== The records

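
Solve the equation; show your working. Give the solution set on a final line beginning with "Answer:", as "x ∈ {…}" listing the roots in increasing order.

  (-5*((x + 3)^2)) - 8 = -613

Step 1. [(-5*((x + 3)^2)) - 8 = -613] add 8: x sits inside (… - 8), so sub: -5*((x + 3)^2) = -605.
Step 2. [-5*((x + 3)^2) = -605] -5·(inner) — divide through by -5, so div: (x + 3)^2 = 121.
Step 3. [(x + 3)^2 = 121] LHS squared, RHS 121 ≥ 0: apply √ (±), so sqrt: x + 3 = 11 or -11.
Step 4. [x + 3 = 11 or -11] 3 comes off first (subtract 3). So sub: x = 8 or -14.

Answer: x ∈ {-14, 8}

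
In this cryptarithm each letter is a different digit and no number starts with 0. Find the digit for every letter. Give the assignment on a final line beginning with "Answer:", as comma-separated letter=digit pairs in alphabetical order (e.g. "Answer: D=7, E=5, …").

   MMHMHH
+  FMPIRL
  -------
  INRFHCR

Step 1. [col 1: H + L ≡ R (mod 10)] several values work for L in column 1 (H + L ≡ R (mod 10), carry-in 0); try L=5 ⇒ L=5.
Step 2. [col 1: H + L ≡ R (mod 10)] column 1 (H + L ≡ R (mod 10), carry-in 0) doesn't pin R yet; pick R=3 and continue. So R=3.
Step 3. [I] I is the leading digit of a 7-digit sum of two 6-digit numbers; the final carry is exactly 1. So I=1.
Step 4. [col 1: H + L ≡ R (mod 10)] from column 1 (L=5, R=3, carry-in 0, digits 1,3,5 already taken and all letters distinct): H must equal 8, so H=8.
Step 5. [col 2: H + R ≡ C (mod 10)] column 2: given H=8, R=3, carry-in 1, and digits 1,3,5,8 already taken and all letters distinct, H+R≡C (mod 10) forces C=2 ⇒ C=2.
Step 6. [col 3: M + I ≡ H (mod 10)] column 3: given I=1, H=8, carry-in 1, and digits 1,2,3,5,8 already taken and all letters distinct, M+I≡H (mod 10) forces M=6, so M=6.
Step 7. [col 4: H + P ≡ F (mod 10)] column 4 reads H+P+carry(0)=F with H=8; with digits 1,2,3,5,6,8 already taken and all letters distinct, the only value for F is 7 ⇒ F=7.
Step 8. [col 4: H + P ≡ F (mod 10)] in column 4 we have H+P≡F with carry-in 0; given H=8, F=7 and digits 1,2,3,5,6,7,8 already taken and all letters distinct, that pins P to 9, so P=9.
Step 9. [col 6: M + F ≡ N (mod 10)] column 6: given M=6, F=7, carry-in 1, and digits 1,2,3,5,6,7,8,9 already taken and all letters distinct, M+F≡N (mod 10) forces N=4, so N=4.

Answer: C=2, F=7, H=8, I=1, L=5, M=6, N=4, P=9, R=3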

====

### What is needed
Please return the records above in their exact form.

### Response area
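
Solve the equation; show your working. Give the solution set on a final line beginning with "Answer:", as "x ∈ {…}" listing the roots in increasing order.

  (-5*((x + 3)^2)) - 8 = -613

Step 1. [(-5*((x + 3)^2)) - 8 = -613] add 8: x sits inside (… - 8), so sub: -5*((x + 3)^2) = -605.
Step 2. [-5*((x + 3)^2) = -605] -5·(inner) — divide through by -5, so div: (x + 3)^2 = 121.
Step 3. [(x + 3)^2 = 121] LHS squared, RHS 121 ≥ 0: apply √ (±), so sqrt: x + 3 = 11 or -11.
Step 4. [x + 3 = 11 or -11] 3 comes off first (subtract 3). So sub: x = 8 or -14.

Answer: x ∈ {-14, 8}

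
In this cryptarithm each letter is a different digit and no number starts with 0. Find the digit for every letter. Give the assignment on a final line beginning with "Answer:", as comma-separated letter=digit pairs in alphabetical order (e.g. "Answer: D=7, E=5, …").

   MMHMHH
+  FMPIRL
  -------
  INRFHCR

Step 1. [col 1: H + L ≡ R (mod 10)] several values work for L in column 1 (H + L ≡ R (mod 10), carry-in 0); try L=5 ⇒ L=5.
Step 2. [col 1: H + L ≡ R (mod 10)] column 1 (H + L ≡ R (mod 10), carry-in 0) doesn't pin R yet; pick R=3 and continue. So R=3.
Step 3. [I] I is the leading digit of a 7-digit sum of two 6-digit numbers; the final carry is exactly 1. So I=1.
Step 4. [col 1: H + L ≡ R (mod 10)] from column 1 (L=5, R=3, carry-in 0, digits 1,3,5 already taken and all letters distinct): H must equal 8, so H=8.
Step 5. [col 2: H + R ≡ C (mod 10)] column 2: given H=8, R=3, carry-in 1, and digits 1,3,5,8 already taken and all letters distinct, H+R≡C (mod 10) forces C=2 ⇒ C=2.
Step 6. [col 3: M + I ≡ H (mod 10)] column 3: given I=1, H=8, carry-in 1, and digits 1,2,3,5,8 already taken and all letters distinct, M+I≡H (mod 10) forces M=6, so M=6.
Step 7. [col 4: H + P ≡ F (mod 10)] column 4 reads H+P+carry(0)=F with H=8; with digits 1,2,3,5,6,8 already taken and all letters distinct, the only value for F is 7 ⇒ F=7.
Step 8. [col 4: H + P ≡ F (mod 10)] in column 4 we have H+P≡F with carry-in 0; given H=8, F=7 and digits 1,2,3,5,6,7,8 already taken and all letters distinct, that pins P to 9, so P=9.
Step 9. [col 6: M + F ≡ N (mod 10)] column 6: given M=6, F=7, carry-in 1, and digits 1,2,3,5,6,7,8,9 already taken and all letters distinct, M+F≡N (mod 10) forces N=4, so N=4.

Answer: C=2, F=7, H=8, I=1, L=5, M=6, N=4, P=9, R=3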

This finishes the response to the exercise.